▶ The task:
Write out each line of the records that has "running" in it.

Collected data entries:
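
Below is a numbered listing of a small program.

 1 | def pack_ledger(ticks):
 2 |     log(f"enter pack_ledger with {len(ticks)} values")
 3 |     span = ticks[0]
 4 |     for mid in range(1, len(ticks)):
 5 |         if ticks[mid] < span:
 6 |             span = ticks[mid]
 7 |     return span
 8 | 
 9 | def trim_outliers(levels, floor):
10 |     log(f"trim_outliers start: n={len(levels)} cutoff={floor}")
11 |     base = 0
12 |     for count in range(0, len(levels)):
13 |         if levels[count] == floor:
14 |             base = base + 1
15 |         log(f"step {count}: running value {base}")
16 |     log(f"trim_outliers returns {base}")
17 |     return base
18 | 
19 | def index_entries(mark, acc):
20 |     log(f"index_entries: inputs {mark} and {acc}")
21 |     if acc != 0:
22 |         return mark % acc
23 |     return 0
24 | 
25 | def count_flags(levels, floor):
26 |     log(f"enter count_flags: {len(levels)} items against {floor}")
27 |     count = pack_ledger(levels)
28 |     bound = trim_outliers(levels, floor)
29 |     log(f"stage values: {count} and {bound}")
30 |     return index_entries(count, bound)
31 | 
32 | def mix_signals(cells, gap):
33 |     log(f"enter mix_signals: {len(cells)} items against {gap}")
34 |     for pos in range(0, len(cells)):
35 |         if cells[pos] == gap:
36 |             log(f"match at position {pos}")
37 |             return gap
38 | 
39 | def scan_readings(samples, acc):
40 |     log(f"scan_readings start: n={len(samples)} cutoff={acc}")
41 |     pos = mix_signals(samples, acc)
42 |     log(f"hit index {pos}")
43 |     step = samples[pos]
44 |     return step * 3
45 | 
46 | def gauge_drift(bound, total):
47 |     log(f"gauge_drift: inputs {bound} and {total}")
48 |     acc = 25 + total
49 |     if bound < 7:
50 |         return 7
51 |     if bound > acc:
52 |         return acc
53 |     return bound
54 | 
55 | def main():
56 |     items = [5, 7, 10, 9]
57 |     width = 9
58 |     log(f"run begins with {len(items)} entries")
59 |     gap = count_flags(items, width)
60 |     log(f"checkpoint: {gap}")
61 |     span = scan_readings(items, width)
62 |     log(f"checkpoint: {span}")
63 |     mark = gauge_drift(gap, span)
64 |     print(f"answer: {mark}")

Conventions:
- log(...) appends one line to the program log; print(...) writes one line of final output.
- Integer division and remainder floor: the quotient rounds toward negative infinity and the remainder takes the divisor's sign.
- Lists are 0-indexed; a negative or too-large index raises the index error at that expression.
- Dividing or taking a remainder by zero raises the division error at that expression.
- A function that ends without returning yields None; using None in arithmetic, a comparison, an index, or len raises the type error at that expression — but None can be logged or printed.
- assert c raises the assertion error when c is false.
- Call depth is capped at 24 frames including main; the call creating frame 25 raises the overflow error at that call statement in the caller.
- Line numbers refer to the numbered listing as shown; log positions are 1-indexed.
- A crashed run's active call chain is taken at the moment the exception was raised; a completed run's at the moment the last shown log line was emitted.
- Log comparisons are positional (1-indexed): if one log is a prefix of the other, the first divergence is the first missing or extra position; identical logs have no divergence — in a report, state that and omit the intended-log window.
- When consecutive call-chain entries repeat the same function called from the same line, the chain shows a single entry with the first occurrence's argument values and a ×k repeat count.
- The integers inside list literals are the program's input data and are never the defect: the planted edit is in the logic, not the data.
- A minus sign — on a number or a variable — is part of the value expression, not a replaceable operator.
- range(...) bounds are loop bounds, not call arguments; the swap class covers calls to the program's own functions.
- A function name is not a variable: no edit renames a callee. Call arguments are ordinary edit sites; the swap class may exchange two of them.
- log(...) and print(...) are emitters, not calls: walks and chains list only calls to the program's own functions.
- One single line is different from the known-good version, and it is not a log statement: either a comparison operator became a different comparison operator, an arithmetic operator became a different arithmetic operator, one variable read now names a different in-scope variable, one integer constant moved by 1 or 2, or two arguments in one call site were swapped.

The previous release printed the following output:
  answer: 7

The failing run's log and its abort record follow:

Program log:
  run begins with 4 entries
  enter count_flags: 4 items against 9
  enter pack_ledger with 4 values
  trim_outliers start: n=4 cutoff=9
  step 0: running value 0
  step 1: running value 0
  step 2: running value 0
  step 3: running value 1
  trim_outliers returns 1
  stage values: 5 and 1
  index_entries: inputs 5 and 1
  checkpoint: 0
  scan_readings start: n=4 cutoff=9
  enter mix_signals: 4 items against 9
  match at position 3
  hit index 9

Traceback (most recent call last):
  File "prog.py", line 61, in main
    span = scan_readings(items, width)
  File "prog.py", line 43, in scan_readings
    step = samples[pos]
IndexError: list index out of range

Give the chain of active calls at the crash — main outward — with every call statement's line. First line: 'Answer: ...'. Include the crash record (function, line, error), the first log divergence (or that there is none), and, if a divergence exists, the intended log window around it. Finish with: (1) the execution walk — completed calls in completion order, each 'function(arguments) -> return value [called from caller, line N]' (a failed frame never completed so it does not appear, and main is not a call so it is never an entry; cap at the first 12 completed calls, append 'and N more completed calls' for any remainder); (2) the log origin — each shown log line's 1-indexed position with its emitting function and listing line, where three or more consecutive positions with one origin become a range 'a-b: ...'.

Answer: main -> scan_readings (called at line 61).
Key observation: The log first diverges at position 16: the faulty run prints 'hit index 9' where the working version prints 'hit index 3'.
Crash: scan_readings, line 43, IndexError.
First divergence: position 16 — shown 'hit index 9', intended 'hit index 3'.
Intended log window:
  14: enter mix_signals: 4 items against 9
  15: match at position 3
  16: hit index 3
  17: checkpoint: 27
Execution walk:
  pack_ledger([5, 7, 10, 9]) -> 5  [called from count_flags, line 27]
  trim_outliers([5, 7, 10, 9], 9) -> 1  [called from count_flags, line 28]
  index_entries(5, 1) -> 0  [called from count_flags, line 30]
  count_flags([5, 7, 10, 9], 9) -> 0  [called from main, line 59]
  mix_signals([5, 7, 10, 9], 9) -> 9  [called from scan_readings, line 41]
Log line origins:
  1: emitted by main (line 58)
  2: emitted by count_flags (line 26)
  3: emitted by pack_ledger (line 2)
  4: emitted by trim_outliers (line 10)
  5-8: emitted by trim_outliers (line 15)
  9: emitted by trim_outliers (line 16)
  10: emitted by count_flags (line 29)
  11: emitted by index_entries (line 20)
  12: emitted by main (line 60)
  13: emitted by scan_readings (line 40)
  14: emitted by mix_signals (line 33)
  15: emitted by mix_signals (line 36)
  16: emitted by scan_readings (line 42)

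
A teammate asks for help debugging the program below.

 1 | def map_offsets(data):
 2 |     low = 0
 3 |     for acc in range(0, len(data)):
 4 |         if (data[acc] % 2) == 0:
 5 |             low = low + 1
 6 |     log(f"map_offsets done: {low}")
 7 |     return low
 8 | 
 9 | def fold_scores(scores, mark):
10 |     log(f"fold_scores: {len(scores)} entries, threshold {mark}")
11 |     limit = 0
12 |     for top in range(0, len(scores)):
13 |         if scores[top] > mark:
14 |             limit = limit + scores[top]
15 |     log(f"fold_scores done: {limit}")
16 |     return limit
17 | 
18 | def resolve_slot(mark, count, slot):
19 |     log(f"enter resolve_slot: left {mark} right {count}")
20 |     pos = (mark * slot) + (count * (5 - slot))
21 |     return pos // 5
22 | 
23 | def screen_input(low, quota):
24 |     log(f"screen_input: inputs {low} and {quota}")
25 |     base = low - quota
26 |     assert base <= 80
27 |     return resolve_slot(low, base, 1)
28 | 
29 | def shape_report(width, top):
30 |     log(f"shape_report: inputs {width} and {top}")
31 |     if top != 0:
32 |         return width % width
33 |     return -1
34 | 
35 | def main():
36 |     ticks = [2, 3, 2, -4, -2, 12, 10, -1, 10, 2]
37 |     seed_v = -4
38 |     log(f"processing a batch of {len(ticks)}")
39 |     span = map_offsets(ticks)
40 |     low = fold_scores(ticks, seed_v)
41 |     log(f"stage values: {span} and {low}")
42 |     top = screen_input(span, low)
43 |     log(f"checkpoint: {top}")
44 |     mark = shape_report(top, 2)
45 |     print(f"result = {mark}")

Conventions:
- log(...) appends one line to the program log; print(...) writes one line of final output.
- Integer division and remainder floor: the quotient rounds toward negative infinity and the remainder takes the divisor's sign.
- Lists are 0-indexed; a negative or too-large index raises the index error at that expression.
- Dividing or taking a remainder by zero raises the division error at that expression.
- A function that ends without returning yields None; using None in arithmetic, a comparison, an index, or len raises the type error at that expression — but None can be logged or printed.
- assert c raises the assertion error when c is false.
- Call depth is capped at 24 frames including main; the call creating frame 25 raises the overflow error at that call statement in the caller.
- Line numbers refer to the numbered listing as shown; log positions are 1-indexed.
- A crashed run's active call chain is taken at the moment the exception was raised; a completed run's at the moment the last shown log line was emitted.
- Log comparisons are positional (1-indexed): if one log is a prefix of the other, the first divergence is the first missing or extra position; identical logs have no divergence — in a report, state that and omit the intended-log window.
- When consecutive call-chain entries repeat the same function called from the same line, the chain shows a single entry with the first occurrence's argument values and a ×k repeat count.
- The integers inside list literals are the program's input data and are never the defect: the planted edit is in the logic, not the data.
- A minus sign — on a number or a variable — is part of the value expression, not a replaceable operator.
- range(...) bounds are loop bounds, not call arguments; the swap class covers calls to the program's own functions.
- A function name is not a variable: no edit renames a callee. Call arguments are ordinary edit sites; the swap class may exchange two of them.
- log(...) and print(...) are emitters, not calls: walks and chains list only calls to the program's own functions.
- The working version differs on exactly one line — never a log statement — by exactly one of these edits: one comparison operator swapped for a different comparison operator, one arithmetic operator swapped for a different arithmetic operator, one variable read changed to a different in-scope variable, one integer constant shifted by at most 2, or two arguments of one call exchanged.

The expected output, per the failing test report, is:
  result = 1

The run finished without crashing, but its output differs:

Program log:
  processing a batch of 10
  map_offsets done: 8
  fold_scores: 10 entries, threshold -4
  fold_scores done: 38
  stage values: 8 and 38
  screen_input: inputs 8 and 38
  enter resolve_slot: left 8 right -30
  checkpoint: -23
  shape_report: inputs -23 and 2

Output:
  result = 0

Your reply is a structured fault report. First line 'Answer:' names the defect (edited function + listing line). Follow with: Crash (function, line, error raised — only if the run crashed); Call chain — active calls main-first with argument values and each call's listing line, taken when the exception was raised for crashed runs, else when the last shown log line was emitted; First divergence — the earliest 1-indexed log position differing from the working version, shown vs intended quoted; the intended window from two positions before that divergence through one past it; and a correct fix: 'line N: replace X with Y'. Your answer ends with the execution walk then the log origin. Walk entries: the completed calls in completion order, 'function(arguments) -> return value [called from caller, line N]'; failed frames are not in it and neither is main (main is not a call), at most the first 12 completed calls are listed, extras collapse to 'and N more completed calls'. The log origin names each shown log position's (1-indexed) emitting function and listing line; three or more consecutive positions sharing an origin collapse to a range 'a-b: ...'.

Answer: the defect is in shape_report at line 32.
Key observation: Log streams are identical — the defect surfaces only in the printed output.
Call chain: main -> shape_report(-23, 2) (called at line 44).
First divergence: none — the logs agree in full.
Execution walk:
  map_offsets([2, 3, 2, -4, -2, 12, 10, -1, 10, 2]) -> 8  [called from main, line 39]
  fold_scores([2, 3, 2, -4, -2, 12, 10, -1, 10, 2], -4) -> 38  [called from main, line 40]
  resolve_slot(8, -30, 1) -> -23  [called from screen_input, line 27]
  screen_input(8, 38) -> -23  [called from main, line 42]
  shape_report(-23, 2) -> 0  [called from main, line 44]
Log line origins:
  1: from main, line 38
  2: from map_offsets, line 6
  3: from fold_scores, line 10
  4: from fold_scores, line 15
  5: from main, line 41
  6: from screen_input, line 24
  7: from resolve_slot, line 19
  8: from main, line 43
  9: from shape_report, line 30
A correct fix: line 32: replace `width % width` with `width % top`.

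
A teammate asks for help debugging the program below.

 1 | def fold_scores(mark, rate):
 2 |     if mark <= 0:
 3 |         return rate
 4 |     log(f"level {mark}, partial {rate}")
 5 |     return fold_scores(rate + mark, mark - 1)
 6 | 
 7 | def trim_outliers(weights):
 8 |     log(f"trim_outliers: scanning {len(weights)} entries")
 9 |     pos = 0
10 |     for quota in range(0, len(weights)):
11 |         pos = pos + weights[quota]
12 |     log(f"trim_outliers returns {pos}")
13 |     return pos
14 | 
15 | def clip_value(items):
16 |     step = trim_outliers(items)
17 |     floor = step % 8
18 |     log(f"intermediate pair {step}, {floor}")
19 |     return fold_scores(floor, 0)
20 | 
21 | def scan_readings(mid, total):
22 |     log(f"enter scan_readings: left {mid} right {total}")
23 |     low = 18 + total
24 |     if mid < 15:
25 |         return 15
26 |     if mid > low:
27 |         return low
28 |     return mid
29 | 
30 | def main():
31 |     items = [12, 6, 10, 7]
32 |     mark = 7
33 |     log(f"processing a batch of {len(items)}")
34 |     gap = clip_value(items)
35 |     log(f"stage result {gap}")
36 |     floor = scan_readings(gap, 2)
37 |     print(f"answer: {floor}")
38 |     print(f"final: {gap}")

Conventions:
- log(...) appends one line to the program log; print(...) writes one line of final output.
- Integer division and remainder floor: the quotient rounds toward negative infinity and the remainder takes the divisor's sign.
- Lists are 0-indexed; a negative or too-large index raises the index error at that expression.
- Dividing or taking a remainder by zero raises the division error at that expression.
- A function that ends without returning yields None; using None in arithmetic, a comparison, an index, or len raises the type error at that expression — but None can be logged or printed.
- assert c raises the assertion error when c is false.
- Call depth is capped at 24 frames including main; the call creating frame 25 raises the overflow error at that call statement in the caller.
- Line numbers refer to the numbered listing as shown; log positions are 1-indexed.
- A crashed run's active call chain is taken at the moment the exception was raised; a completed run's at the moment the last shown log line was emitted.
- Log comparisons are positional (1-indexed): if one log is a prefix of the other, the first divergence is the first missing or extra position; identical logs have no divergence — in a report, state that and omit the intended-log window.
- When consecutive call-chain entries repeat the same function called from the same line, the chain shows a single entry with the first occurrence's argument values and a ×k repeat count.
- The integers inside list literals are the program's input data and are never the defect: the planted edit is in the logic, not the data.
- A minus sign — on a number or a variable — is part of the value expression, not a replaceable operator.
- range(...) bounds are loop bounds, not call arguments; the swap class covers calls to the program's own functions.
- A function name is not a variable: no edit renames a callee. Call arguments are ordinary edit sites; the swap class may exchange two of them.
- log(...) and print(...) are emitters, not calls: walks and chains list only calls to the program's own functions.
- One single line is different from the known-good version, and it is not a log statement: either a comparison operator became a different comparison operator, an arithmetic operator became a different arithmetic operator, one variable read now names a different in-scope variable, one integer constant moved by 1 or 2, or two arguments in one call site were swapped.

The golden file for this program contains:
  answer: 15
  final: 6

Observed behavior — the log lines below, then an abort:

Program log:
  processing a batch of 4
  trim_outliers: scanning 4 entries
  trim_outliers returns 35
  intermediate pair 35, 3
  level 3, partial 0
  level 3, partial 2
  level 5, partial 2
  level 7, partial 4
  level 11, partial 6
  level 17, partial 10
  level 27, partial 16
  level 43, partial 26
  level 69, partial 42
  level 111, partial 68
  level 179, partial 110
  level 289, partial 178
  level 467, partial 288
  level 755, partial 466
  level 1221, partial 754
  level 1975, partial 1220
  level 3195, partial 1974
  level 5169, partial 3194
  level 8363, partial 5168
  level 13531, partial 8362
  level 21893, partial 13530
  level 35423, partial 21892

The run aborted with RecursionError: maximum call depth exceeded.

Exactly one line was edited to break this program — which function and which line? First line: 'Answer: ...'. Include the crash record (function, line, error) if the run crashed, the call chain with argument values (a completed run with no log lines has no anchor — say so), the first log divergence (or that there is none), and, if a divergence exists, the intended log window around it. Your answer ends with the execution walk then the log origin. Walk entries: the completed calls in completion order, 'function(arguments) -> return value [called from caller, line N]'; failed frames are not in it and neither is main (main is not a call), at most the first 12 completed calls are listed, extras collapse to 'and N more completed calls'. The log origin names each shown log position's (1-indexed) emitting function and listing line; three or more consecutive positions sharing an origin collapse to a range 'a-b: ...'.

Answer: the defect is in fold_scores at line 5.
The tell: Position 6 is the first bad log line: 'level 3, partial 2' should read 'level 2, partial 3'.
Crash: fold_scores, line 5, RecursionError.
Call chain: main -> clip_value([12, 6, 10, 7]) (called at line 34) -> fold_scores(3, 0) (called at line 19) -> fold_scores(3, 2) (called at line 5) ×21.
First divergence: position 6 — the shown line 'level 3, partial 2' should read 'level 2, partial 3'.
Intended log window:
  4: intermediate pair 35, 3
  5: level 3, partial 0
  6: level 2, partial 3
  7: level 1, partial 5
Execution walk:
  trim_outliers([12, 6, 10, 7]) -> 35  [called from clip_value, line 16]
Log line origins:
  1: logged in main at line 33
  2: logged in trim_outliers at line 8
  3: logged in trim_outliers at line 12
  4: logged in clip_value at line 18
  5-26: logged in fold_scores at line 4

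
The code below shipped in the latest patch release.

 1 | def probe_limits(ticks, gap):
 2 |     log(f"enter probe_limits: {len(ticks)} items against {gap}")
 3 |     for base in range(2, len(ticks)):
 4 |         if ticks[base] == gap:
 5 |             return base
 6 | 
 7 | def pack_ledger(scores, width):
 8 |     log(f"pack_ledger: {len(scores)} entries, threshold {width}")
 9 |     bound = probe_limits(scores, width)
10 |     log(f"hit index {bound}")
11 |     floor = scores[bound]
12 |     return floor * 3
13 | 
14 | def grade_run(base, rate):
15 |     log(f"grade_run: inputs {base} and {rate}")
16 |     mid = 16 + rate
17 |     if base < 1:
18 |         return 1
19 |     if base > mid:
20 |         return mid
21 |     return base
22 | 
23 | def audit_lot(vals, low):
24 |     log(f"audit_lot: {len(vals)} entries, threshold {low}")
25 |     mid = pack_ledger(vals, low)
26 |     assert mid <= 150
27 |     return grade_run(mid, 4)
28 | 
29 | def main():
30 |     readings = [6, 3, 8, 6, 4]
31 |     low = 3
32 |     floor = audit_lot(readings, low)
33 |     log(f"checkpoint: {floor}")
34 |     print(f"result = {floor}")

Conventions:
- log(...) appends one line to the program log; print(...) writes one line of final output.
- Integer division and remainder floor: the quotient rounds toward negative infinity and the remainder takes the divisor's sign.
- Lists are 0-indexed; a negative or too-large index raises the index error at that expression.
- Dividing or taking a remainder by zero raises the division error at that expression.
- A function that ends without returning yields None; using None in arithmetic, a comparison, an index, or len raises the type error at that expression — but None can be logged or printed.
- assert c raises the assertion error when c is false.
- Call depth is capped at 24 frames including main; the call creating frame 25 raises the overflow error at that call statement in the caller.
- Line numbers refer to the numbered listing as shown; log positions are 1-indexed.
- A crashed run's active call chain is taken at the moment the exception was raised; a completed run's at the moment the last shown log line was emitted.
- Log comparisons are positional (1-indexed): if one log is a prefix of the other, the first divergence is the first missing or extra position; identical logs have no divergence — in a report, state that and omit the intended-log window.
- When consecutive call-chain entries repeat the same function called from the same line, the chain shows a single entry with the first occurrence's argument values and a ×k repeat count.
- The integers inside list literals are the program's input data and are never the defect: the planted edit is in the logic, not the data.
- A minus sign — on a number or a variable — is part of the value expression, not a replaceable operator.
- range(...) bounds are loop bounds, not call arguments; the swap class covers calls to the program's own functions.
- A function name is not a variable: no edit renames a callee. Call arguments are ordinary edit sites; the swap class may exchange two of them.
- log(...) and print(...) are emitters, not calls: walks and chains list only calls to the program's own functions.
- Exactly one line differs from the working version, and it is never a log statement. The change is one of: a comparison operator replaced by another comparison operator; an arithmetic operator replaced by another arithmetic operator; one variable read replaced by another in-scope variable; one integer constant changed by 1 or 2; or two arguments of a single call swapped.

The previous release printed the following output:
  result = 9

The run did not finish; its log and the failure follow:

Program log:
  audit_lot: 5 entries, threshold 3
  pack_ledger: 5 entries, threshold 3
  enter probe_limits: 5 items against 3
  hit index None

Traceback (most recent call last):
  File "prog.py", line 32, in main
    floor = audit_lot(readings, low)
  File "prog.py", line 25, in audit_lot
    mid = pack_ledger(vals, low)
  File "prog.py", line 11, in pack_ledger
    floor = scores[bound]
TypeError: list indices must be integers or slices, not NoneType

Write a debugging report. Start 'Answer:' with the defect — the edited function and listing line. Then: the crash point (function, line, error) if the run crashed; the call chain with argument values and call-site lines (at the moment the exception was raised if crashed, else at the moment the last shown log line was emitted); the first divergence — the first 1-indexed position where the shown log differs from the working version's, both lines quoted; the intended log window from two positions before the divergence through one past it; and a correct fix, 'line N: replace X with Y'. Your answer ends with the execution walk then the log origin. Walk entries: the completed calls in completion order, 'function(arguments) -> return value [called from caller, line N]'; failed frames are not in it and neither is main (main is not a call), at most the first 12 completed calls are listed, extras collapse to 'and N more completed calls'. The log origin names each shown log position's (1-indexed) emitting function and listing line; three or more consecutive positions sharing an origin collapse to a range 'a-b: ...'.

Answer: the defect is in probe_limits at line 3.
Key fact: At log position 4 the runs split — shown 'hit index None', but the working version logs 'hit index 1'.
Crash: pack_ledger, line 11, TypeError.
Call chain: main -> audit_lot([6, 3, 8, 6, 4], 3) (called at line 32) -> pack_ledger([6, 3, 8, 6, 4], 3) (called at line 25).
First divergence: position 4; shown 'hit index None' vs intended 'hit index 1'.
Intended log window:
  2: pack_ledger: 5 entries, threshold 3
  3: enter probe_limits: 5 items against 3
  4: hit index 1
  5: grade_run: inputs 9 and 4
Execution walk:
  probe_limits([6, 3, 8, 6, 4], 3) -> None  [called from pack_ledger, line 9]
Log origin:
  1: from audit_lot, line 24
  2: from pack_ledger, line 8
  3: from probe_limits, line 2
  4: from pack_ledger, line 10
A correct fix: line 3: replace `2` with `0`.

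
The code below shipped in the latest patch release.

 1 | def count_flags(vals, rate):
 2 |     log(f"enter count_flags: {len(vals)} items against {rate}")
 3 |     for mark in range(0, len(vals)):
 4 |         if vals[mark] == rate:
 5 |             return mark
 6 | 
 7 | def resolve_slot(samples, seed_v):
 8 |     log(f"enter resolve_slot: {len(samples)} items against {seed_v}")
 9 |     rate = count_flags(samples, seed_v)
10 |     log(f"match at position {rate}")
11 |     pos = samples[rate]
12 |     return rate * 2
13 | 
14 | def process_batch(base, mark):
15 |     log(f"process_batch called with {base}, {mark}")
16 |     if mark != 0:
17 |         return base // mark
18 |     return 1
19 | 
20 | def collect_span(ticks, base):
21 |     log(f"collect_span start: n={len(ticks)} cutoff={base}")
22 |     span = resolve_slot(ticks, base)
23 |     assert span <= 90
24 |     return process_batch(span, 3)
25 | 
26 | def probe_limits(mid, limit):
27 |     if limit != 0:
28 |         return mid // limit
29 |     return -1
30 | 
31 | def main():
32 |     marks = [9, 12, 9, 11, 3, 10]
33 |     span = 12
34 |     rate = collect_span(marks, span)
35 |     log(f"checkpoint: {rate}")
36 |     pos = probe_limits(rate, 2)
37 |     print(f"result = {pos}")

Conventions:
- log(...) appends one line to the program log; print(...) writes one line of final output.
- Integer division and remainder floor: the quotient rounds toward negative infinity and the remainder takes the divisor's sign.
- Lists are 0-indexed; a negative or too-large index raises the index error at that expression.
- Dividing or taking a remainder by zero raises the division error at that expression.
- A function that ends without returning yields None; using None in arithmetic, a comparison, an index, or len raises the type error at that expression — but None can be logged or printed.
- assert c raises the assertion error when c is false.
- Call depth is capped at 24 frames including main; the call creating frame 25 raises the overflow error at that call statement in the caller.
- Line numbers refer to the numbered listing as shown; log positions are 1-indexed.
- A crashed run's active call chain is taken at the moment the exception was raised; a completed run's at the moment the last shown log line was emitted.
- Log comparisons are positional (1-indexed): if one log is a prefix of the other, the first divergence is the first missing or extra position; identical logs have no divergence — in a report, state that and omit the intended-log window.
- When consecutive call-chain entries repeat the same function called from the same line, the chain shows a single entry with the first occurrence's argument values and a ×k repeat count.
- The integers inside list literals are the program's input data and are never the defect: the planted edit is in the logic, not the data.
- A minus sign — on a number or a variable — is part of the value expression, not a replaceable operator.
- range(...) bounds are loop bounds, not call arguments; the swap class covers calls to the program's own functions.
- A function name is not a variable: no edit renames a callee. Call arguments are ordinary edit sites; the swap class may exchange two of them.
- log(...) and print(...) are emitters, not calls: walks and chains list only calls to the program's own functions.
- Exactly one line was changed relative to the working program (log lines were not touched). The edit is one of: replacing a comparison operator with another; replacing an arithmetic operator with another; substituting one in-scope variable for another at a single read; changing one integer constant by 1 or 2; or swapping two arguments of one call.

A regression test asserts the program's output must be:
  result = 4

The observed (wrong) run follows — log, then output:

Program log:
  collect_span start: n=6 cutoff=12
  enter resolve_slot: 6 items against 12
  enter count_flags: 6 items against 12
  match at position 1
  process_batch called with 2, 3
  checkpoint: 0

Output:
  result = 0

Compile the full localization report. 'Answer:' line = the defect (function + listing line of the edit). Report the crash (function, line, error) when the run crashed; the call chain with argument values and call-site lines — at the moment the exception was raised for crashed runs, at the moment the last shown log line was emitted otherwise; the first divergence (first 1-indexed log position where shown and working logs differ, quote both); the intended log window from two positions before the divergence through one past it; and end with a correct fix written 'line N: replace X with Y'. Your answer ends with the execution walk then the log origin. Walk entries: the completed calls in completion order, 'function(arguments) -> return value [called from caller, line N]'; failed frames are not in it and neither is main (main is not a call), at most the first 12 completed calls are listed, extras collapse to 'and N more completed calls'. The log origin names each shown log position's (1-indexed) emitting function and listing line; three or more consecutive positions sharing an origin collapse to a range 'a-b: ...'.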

▶ Exercise output:
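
15 |         log(f"step {count}: running value {base}")
  step 0: running value 0
  step 1: running value 0
  step 2: running value 0
  step 3: running value 1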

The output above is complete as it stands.